PROBLEM —
Take each line of the material that includes "minimizing" and copy it.

DATA PROVIDED —
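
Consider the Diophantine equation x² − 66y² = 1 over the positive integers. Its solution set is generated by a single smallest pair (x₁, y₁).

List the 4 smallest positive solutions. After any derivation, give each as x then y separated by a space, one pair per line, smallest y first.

65 8
8449 1040
1098305 135192
142771201 17573920

√66 = [8; 8,16, …], period ℓ=2 (even) → k=1
a_0=8:  p_0=8·1+0=8,  q_0=8·0+1=1
a_1=8:  p_1=8·8+1=65,  q_1=8·1+0=8
→ (65, 8).  Check: 65²=4225, 66·8²=4224, difference 1.
(x_2, y_2) = (65·65 + 66·8·8, 65·8 + 8·65) = (8449, 1040)
(x_3, y_3) = (65·8449 + 66·8·1040, 65·1040 + 8·8449) = (1098305, 135192)
(x_4, y_4) = (65·1098305 + 66·8·135192, 65·135192 + 8·1098305) = (142771201, 17573920)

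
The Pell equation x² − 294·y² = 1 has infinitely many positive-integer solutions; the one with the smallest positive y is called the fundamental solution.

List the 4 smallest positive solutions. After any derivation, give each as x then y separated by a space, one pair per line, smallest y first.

√294 = [17; 6,1,4,1,6,34, …], period ℓ=6 (even) → k=5
k=0  a_k=17  p_k/q_k = 17/1
k=1  a_k=6  p_k/q_k = 103/6
…
k=3  a_k=4  p_k/q_k = 583/34
k=4  a_k=1  p_k/q_k = 703/41
k=5  a_k=6  p_k/q_k = 4801/280
(x₁, y₁) = (4801, 280);  4801² − 294·280² = 1 ✓
(4801+280√294)^2 = 46099201 + 2688560√294
(4801+280√294)^3 = 442644523201 + 25815552840√294
(4801+280√294)^4 = 4250272665676801 + 247880935681120√294

4801 280
46099201 2688560
442644523201 25815552840
4250272665676801 247880935681120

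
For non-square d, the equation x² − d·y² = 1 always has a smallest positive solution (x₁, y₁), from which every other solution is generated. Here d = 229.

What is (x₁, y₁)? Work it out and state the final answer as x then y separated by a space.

[15; 7,1,1,7,30] for √229; ℓ=5 ⇒ convergent index 9
a_0=15:  p_0=15·1+0=15,  q_0=15·0+1=1
…
a_2=1:  p_2=1·106+15=121,  q_2=1·7+1=8
…
a_7=1:  p_7=1·362399+51527=413926,  q_7=1·23948+3405=27353
a_8=1:  p_8=1·413926+362399=776325,  q_8=1·27353+23948=51301
a_9=7:  p_9=7·776325+413926=5848201,  q_9=7·51301+27353=386460
(x₁, y₁) = (5848201, 386460);  5848201² − 229·386460² = 1 ✓

5848201 386460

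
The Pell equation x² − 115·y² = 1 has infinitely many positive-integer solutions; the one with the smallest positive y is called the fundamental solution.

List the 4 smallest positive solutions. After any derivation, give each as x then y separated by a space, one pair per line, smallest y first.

[10; 1,2,1,1,1,1,1,2,1,20] for √115; ℓ=10 ⇒ convergent index 9
step 0: (10, 1)  from 10·(1,0) + (0,1)
step 1: (11, 1)  from 1·(10,1) + (1,0)
step 2: (32, 3)  from 2·(11,1) + (10,1)
step 3: (43, 4)  from 1·(32,3) + (11,1)
step 4: (75, 7)  from 1·(43,4) + (32,3)
step 5: (118, 11)  from 1·(75,7) + (43,4)
step 6: (193, 18)  from 1·(118,11) + (75,7)
step 7: (311, 29)  from 1·(193,18) + (118,11)
step 8: (815, 76)  from 2·(311,29) + (193,18)
step 9: (1126, 105)  from 1·(815,76) + (311,29)
→ (1126, 105).  Check: 1126²=1267876, 115·105²=1267875, difference 1.
n=2: (1126,105)∘(1126,105) = (1126·1126+115·105·105, 1126·105+105·1126) = (2535751,236460)
n=3: (2535751,236460)∘(1126,105) = (1126·2535751+115·105·236460, 1126·236460+105·2535751) = (5710510126,532507815)
n=4: (5710510126,532507815)∘(1126,105) = (1126·5710510126+115·105·532507815, 1126·532507815+105·5710510126) = (12860066268001,1199207362920)

1126 105
2535751 236460
5710510126 532507815
12860066268001 1199207362920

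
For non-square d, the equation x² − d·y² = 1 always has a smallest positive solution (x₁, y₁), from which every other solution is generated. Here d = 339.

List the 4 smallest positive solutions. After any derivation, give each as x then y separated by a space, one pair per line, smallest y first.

√339 = [18; 2,2,2,1,17,1,2,2,2,36, …], period ℓ=10 (even) → k=9
k=0  a_k=18  p_k/q_k = 18/1
k=1  a_k=2  p_k/q_k = 37/2
…
k=5  a_k=17  p_k/q_k = 5542/301
k=6  a_k=1  p_k/q_k = 5855/318
k=7  a_k=2  p_k/q_k = 17252/937
k=8  a_k=2  p_k/q_k = 40359/2192
k=9  a_k=2  p_k/q_k = 97970/5321
→ (97970, 5321).  Check: 97970²=9598120900, 339·5321²=9598120899, difference 1.
(x_2, y_2) = (97970·97970 + 339·5321·5321, 97970·5321 + 5321·97970) = (19196241799, 1042596740)
(x_3, y_3) = (97970·19196241799 + 339·5321·1042596740, 97970·1042596740 + 5321·19196241799) = (3761311617998090, 204286405230279)
(x_4, y_4) = (97970·3761311617998090 + 339·5321·204286405230279, 97970·204286405230279 + 5321·3761311617998090) = (736991398411349512801, 40027878239778270520)

97970 5321
19196241799 1042596740
3761311617998090 204286405230279
736991398411349512801 40027878239778270520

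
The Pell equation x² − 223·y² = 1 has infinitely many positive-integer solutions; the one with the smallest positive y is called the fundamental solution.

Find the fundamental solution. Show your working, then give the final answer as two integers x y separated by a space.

224 15

√223 = [14; 1,13,1,28, …], period ℓ=4 (even) → k=3
step 0: (14, 1)  from 14·(1,0) + (0,1)
…
step 2: (209, 14)  from 13·(15,1) + (14,1)
step 3: (224, 15)  from 1·(209,14) + (15,1)
(x₁, y₁) = (224, 15);  224² − 223·15² = 1 ✓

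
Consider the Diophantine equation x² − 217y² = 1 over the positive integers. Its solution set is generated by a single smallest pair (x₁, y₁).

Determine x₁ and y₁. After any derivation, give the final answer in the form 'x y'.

3844063 260952

[14; 1,2,1,2,1,…,2,1,28] for √217; ℓ=16 ⇒ convergent index 15
step 0: (14, 1)  from 14·(1,0) + (0,1)
step 1: (15, 1)  from 1·(14,1) + (1,0)
step 2: (44, 3)  from 2·(15,1) + (14,1)
step 3: (59, 4)  from 1·(44,3) + (15,1)
step 4: (162, 11)  from 2·(59,4) + (44,3)
step 5: (221, 15)  from 1·(162,11) + (59,4)
step 6: (383, 26)  from 1·(221,15) + (162,11)
step 7: (3668, 249)  from 9·(383,26) + (221,15)
step 8: (15055, 1022)  from 4·(3668,249) + (383,26)
…
step 10: (154218, 10469)  from 1·(139163,9447) + (15055,1022)
step 11: (293381, 19916)  from 1·(154218,10469) + (139163,9447)
step 12: (740980, 50301)  from 2·(293381,19916) + (154218,10469)
step 13: (1034361, 70217)  from 1·(740980,50301) + (293381,19916)
step 14: (2809702, 190735)  from 2·(1034361,70217) + (740980,50301)
step 15: (3844063, 260952)  from 1·(2809702,190735) + (1034361,70217)
(x₁, y₁) = (3844063, 260952);  3844063² − 217·260952² = 1 ✓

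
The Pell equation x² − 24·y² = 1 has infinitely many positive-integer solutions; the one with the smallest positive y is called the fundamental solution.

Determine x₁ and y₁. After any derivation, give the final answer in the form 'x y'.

d=24: √d = [4; 1,8] (ℓ=2, even), read p_1/q_1
k=0  a_k=4  p_k/q_k = 4/1
k=1  a_k=1  p_k/q_k = 5/1
(x₁, y₁) = (5, 1);  5² − 24·1² = 1 ✓

5 1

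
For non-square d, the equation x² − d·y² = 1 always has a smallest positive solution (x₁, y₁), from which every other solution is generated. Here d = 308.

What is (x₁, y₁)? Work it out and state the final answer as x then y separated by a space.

351 20

[17; 1,1,4,1,1,34] for √308; ℓ=6 ⇒ convergent index 5
a_0=17:  p_0=17·1+0=17,  q_0=17·0+1=1
…
a_2=1:  p_2=1·18+17=35,  q_2=1·1+1=2
a_3=4:  p_3=4·35+18=158,  q_3=4·2+1=9
a_4=1:  p_4=1·158+35=193,  q_4=1·9+2=11
a_5=1:  p_5=1·193+158=351,  q_5=1·11+9=20
fundamental: x₁=351, y₁=20  (since 123201 − 308·400 = 1)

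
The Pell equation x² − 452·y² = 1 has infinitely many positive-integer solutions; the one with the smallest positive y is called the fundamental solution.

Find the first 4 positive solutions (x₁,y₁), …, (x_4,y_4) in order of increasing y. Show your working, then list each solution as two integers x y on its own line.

1204353 56648
2900932297217 136448377488
6987493029899166849 328664025545553880
16830816386073401651890177 791655010315592455701792

[21; 3,1,5,3,10,3,5,1,3,42] for √452; ℓ=10 ⇒ convergent index 9
k=0  a_k=21  p_k/q_k = 21/1
…
k=2  a_k=1  p_k/q_k = 85/4
k=3  a_k=5  p_k/q_k = 489/23
k=4  a_k=3  p_k/q_k = 1552/73
k=5  a_k=10  p_k/q_k = 16009/753
…
k=7  a_k=5  p_k/q_k = 263904/12413
k=8  a_k=1  p_k/q_k = 313483/14745
k=9  a_k=3  p_k/q_k = 1204353/56648
(x₁, y₁) = (1204353, 56648);  1204353² − 452·56648² = 1 ✓
n=2: (1204353,56648)∘(1204353,56648) = (1204353·1204353+452·56648·56648, 1204353·56648+56648·1204353) = (2900932297217,136448377488)
n=3: (2900932297217,136448377488)∘(1204353,56648) = (1204353·2900932297217+452·56648·136448377488, 1204353·136448377488+56648·2900932297217) = (6987493029899166849,328664025545553880)
n=4: (6987493029899166849,328664025545553880)∘(1204353,56648) = (1204353·6987493029899166849+452·56648·328664025545553880, 1204353·328664025545553880+56648·6987493029899166849) = (16830816386073401651890177,791655010315592455701792)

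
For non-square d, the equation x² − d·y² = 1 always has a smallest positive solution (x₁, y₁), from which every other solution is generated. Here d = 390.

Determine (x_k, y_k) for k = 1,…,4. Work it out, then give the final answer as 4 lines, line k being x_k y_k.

79 4
12481 632
1971919 99852
311550721 15775984

√390 = [19; 1,2,1,38, …], period ℓ=4 (even) → k=3
step 0: (19, 1)  from 19·(1,0) + (0,1)
step 1: (20, 1)  from 1·(19,1) + (1,0)
step 2: (59, 3)  from 2·(20,1) + (19,1)
step 3: (79, 4)  from 1·(59,3) + (20,1)
→ (79, 4).  Check: 79²=6241, 390·4²=6240, difference 1.
(79+4√390)^2 = 12481 + 632√390
(79+4√390)^3 = 1971919 + 99852√390
(79+4√390)^4 = 311550721 + 15775984√390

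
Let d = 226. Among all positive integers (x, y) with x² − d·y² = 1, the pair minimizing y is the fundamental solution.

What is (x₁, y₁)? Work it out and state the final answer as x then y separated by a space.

451 30

[15; 30] for √226; ℓ=1 ⇒ convergent index 1
k=0  a_k=15  p_k/q_k = 15/1
k=1  a_k=30  p_k/q_k = 451/30
(x₁, y₁) = (451, 30);  451² − 226·30² = 1 ✓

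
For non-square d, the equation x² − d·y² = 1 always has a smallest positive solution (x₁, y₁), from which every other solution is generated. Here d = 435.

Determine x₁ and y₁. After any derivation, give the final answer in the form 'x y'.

146 7

√435 = [20; 1,5,1,40, …], period ℓ=4 (even) → k=3
step 0: (20, 1)  from 20·(1,0) + (0,1)
step 1: (21, 1)  from 1·(20,1) + (1,0)
step 2: (125, 6)  from 5·(21,1) + (20,1)
step 3: (146, 7)  from 1·(125,6) + (21,1)
→ (146, 7).  Check: 146²=21316, 435·7²=21315, difference 1.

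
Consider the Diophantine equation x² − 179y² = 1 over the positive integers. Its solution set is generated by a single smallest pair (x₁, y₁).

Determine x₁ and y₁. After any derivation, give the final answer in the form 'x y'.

4190210 313191

√179 → a₀=13, period (2,1,1,1,3,…,1,2,26); ℓ=14 even so k=13
a_0=13:  p_0=13·1+0=13,  q_0=13·0+1=1
…
a_2=1:  p_2=1·27+13=40,  q_2=1·2+1=3
a_3=1:  p_3=1·40+27=67,  q_3=1·3+2=5
…
a_5=3:  p_5=3·107+67=388,  q_5=3·8+5=29
a_6=5:  p_6=5·388+107=2047,  q_6=5·29+8=153
a_7=13:  p_7=13·2047+388=26999,  q_7=13·153+29=2018
a_8=5:  p_8=5·26999+2047=137042,  q_8=5·2018+153=10243
a_9=3:  p_9=3·137042+26999=438125,  q_9=3·10243+2018=32747
a_10=1:  p_10=1·438125+137042=575167,  q_10=1·32747+10243=42990
a_11=1:  p_11=1·575167+438125=1013292,  q_11=1·42990+32747=75737
a_12=1:  p_12=1·1013292+575167=1588459,  q_12=1·75737+42990=118727
a_13=2:  p_13=2·1588459+1013292=4190210,  q_13=2·118727+75737=313191
→ (4190210, 313191).  Check: 4190210²=17557859844100, 179·313191²=17557859844099, difference 1.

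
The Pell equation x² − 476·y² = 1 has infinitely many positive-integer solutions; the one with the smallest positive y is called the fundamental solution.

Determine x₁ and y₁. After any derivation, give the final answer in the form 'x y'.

28799 1320

√476 → a₀=21, period (1,4,2,10,2,4,1,42); ℓ=8 even so k=7
a_0=21:  p_0=21·1+0=21,  q_0=21·0+1=1
…
a_3=2:  p_3=2·109+22=240,  q_3=2·5+1=11
…
a_5=2:  p_5=2·2509+240=5258,  q_5=2·115+11=241
a_6=4:  p_6=4·5258+2509=23541,  q_6=4·241+115=1079
a_7=1:  p_7=1·23541+5258=28799,  q_7=1·1079+241=1320
(x₁, y₁) = (28799, 1320);  28799² − 476·1320² = 1 ✓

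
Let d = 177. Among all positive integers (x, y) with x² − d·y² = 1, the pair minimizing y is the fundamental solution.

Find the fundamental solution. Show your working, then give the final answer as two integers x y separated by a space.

[13; 3,3,2,8,2,3,3,26] for √177; ℓ=8 ⇒ convergent index 7
i=0: a=13 ⇒ p=13, q=1
i=1: a=3 ⇒ p=40, q=3
i=2: a=3 ⇒ p=133, q=10
…
i=4: a=8 ⇒ p=2581, q=194
i=5: a=2 ⇒ p=5468, q=411
i=6: a=3 ⇒ p=18985, q=1427
i=7: a=3 ⇒ p=62423, q=4692
(x₁, y₁) = (62423, 4692);  62423² − 177·4692² = 1 ✓

62423 4692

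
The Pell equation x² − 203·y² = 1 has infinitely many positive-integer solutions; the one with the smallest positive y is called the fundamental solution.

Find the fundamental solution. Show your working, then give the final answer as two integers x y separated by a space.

√203 → a₀=14, period (4,28); ℓ=2 even so k=1
step 0: (14, 1)  from 14·(1,0) + (0,1)
step 1: (57, 4)  from 4·(14,1) + (1,0)
(x₁, y₁) = (57, 4);  57² − 203·4² = 1 ✓

57 4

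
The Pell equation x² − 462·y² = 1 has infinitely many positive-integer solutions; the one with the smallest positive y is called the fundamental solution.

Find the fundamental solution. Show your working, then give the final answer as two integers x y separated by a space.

d=462: √d = [21; 2,42] (ℓ=2, even), read p_1/q_1
k=0  a_k=21  p_k/q_k = 21/1
k=1  a_k=2  p_k/q_k = 43/2
(x₁, y₁) = (43, 2);  43² − 462·2² = 1 ✓

43 2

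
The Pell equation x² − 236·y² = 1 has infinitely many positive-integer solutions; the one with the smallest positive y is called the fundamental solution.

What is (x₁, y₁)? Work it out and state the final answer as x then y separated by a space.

[15; 2,1,3,5,1,6,1,5,3,1,2,30] for √236; ℓ=12 ⇒ convergent index 11
i=0: a=15 ⇒ p=15, q=1
…
i=2: a=1 ⇒ p=46, q=3
…
i=5: a=1 ⇒ p=1060, q=69
…
i=7: a=1 ⇒ p=8311, q=541
…
i=9: a=3 ⇒ p=154729, q=10072
i=10: a=1 ⇒ p=203535, q=13249
i=11: a=2 ⇒ p=561799, q=36570
→ (561799, 36570).  Check: 561799²=315618116401, 236·36570²=315618116400, difference 1.

561799 36570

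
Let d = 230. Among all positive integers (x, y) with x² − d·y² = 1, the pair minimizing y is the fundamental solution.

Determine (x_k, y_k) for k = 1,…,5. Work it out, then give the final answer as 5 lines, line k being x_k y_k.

[15; 6,30] for √230; ℓ=2 ⇒ convergent index 1
i=0: a=15 ⇒ p=15, q=1
i=1: a=6 ⇒ p=91, q=6
→ (91, 6).  Check: 91²=8281, 230·6²=8280, difference 1.
n=2: (91,6)∘(91,6) = (91·91+230·6·6, 91·6+6·91) = (16561,1092)
n=3: (16561,1092)∘(91,6) = (91·16561+230·6·1092, 91·1092+6·16561) = (3014011,198738)
n=4: (3014011,198738)∘(91,6) = (91·3014011+230·6·198738, 91·198738+6·3014011) = (548533441,36169224)
n=5: (548533441,36169224)∘(91,6) = (91·548533441+230·6·36169224, 91·36169224+6·548533441) = (99830072251,6582600030)

91 6
16561 1092
3014011 198738
548533441 36169224
99830072251 6582600030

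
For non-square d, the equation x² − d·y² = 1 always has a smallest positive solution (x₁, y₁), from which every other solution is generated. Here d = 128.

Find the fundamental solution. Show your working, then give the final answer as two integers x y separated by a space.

577 51

d=128: √d = [11; 3,5,3,22] (ℓ=4, even), read p_3/q_3
step 0: (11, 1)  from 11·(1,0) + (0,1)
…
step 2: (181, 16)  from 5·(34,3) + (11,1)
step 3: (577, 51)  from 3·(181,16) + (34,3)
(x₁, y₁) = (577, 51);  577² − 128·51² = 1 ✓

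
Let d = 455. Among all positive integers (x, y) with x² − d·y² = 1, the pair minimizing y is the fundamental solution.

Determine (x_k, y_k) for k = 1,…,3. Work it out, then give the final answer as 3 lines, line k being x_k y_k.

64 3
8191 384
1048384 49149

d=455: √d = [21; 3,42] (ℓ=2, even), read p_1/q_1
a_0=21:  p_0=21·1+0=21,  q_0=21·0+1=1
a_1=3:  p_1=3·21+1=64,  q_1=3·1+0=3
fundamental: x₁=64, y₁=3  (since 4096 − 455·9 = 1)
(x_2, y_2) = (64·64 + 455·3·3, 64·3 + 3·64) = (8191, 384)
(x_3, y_3) = (64·8191 + 455·3·384, 64·384 + 3·8191) = (1048384, 49149)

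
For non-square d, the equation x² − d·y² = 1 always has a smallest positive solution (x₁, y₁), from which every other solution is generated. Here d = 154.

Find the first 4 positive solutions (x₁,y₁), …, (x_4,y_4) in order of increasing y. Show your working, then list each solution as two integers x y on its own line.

21295 1716
906954049 73084440
38627172925615 3112666297884
1645131293994988801 132568457553795120

d=154: √d = [12; 2,2,3,1,2,1,3,2,2,24] (ℓ=10, even), read p_9/q_9
a_0=12:  p_0=12·1+0=12,  q_0=12·0+1=1
a_1=2:  p_1=2·12+1=25,  q_1=2·1+0=2
a_2=2:  p_2=2·25+12=62,  q_2=2·2+1=5
a_3=3:  p_3=3·62+25=211,  q_3=3·5+2=17
a_4=1:  p_4=1·211+62=273,  q_4=1·17+5=22
a_5=2:  p_5=2·273+211=757,  q_5=2·22+17=61
a_6=1:  p_6=1·757+273=1030,  q_6=1·61+22=83
a_7=3:  p_7=3·1030+757=3847,  q_7=3·83+61=310
a_8=2:  p_8=2·3847+1030=8724,  q_8=2·310+83=703
a_9=2:  p_9=2·8724+3847=21295,  q_9=2·703+310=1716
fundamental: x₁=21295, y₁=1716  (since 453477025 − 154·2944656 = 1)
n=2: (21295,1716)∘(21295,1716) = (21295·21295+154·1716·1716, 21295·1716+1716·21295) = (906954049,73084440)
n=3: (906954049,73084440)∘(21295,1716) = (21295·906954049+154·1716·73084440, 21295·73084440+1716·906954049) = (38627172925615,3112666297884)
n=4: (38627172925615,3112666297884)∘(21295,1716) = (21295·38627172925615+154·1716·3112666297884, 21295·3112666297884+1716·38627172925615) = (1645131293994988801,132568457553795120)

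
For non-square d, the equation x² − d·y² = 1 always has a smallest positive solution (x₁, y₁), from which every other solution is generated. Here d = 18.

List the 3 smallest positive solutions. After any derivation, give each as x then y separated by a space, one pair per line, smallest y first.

17 4
577 136
19601 4620

√18 = [4; 4,8, …], period ℓ=2 (even) → k=1
step 0: (4, 1)  from 4·(1,0) + (0,1)
step 1: (17, 4)  from 4·(4,1) + (1,0)
→ (17, 4).  Check: 17²=289, 18·4²=288, difference 1.
(17+4√18)^2 = 577 + 136√18
(17+4√18)^3 = 19601 + 4620√18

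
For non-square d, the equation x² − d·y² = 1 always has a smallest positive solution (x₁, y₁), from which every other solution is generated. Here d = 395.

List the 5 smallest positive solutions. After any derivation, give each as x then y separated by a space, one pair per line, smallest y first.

159 8
50561 2544
16078239 808984
5112829441 257254368
1625863683999 81806080040

d=395: √d = [19; 1,6,1,38] (ℓ=4, even), read p_3/q_3
a_0=19:  p_0=19·1+0=19,  q_0=19·0+1=1
a_1=1:  p_1=1·19+1=20,  q_1=1·1+0=1
a_2=6:  p_2=6·20+19=139,  q_2=6·1+1=7
a_3=1:  p_3=1·139+20=159,  q_3=1·7+1=8
(x₁, y₁) = (159, 8);  159² − 395·8² = 1 ✓
(159+8√395)^2 = 50561 + 2544√395
(159+8√395)^3 = 16078239 + 808984√395
(159+8√395)^4 = 5112829441 + 257254368√395
(159+8√395)^5 = 1625863683999 + 81806080040√395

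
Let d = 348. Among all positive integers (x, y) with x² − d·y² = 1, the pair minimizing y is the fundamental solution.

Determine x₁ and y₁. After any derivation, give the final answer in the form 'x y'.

√348 → a₀=18, period (1,1,1,8,1,1,1,36); ℓ=8 even so k=7
i=0: a=18 ⇒ p=18, q=1
i=1: a=1 ⇒ p=19, q=1
…
i=6: a=1 ⇒ p=1026, q=55
i=7: a=1 ⇒ p=1567, q=84
(x₁, y₁) = (1567, 84);  1567² − 348·84² = 1 ✓

1567 84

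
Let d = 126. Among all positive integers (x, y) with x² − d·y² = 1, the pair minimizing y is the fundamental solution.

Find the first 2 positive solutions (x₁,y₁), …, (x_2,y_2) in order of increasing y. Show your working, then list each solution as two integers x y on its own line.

[11; 4,2,4,22] for √126; ℓ=4 ⇒ convergent index 3
a_0=11:  p_0=11·1+0=11,  q_0=11·0+1=1
a_1=4:  p_1=4·11+1=45,  q_1=4·1+0=4
a_2=2:  p_2=2·45+11=101,  q_2=2·4+1=9
a_3=4:  p_3=4·101+45=449,  q_3=4·9+4=40
(x₁, y₁) = (449, 40);  449² − 126·40² = 1 ✓
k=2:  x_2 = 449·449+126·40·40 = 403201,  y_2 = 449·40+40·449 = 35920

449 40
403201 35920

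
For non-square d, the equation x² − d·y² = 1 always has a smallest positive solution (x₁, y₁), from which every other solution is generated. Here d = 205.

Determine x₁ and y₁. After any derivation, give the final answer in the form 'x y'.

√205 = [14; 3,6,1,4,1,6,3,28, …], period ℓ=8 (even) → k=7
k=0  a_k=14  p_k/q_k = 14/1
k=1  a_k=3  p_k/q_k = 43/3
…
k=5  a_k=1  p_k/q_k = 1847/129
k=6  a_k=6  p_k/q_k = 12614/881
k=7  a_k=3  p_k/q_k = 39689/2772
→ (39689, 2772).  Check: 39689²=1575216721, 205·2772²=1575216720, difference 1.

39689 2772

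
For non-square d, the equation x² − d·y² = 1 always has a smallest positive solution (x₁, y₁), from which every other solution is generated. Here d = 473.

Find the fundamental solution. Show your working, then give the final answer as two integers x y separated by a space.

87 4

d=473: √d = [21; 1,2,1,42] (ℓ=4, even), read p_3/q_3
a_0=21:  p_0=21·1+0=21,  q_0=21·0+1=1
a_1=1:  p_1=1·21+1=22,  q_1=1·1+0=1
a_2=2:  p_2=2·22+21=65,  q_2=2·1+1=3
a_3=1:  p_3=1·65+22=87,  q_3=1·3+1=4
(x₁, y₁) = (87, 4);  87² − 473·4² = 1 ✓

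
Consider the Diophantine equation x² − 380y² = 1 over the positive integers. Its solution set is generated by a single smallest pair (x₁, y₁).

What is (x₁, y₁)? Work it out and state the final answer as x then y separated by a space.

39 2

√380 = [19; 2,38, …], period ℓ=2 (even) → k=1
k=0  a_k=19  p_k/q_k = 19/1
k=1  a_k=2  p_k/q_k = 39/2
→ (39, 2).  Check: 39²=1521, 380·2²=1520, difference 1.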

RESULT OF THIS TASK —
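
Let d = 226. Among all positive integers (x, y) with x² − d·y² = 1, the pair minimizing y is the fundamental solution.
Let d = 177. Among all positive integers (x, y) with x² − d·y² = 1, the pair minimizing y is the fundamental solution.
Let d = 230. Among all positive integers (x, y) with x² − d·y² = 1, the pair minimizing y is the fundamental solution.
Let d = 455. Among all positive integers (x, y) with x² − d·y² = 1, the pair minimizing y is the fundamental solution.
Let d = 348. Among all positive integers (x, y) with x² − d·y² = 1, the pair minimizing y is the fundamental solution.
Let d = 126. Among all positive integers (x, y) with x² − d·y² = 1, the pair minimizing y is the fundamental solution.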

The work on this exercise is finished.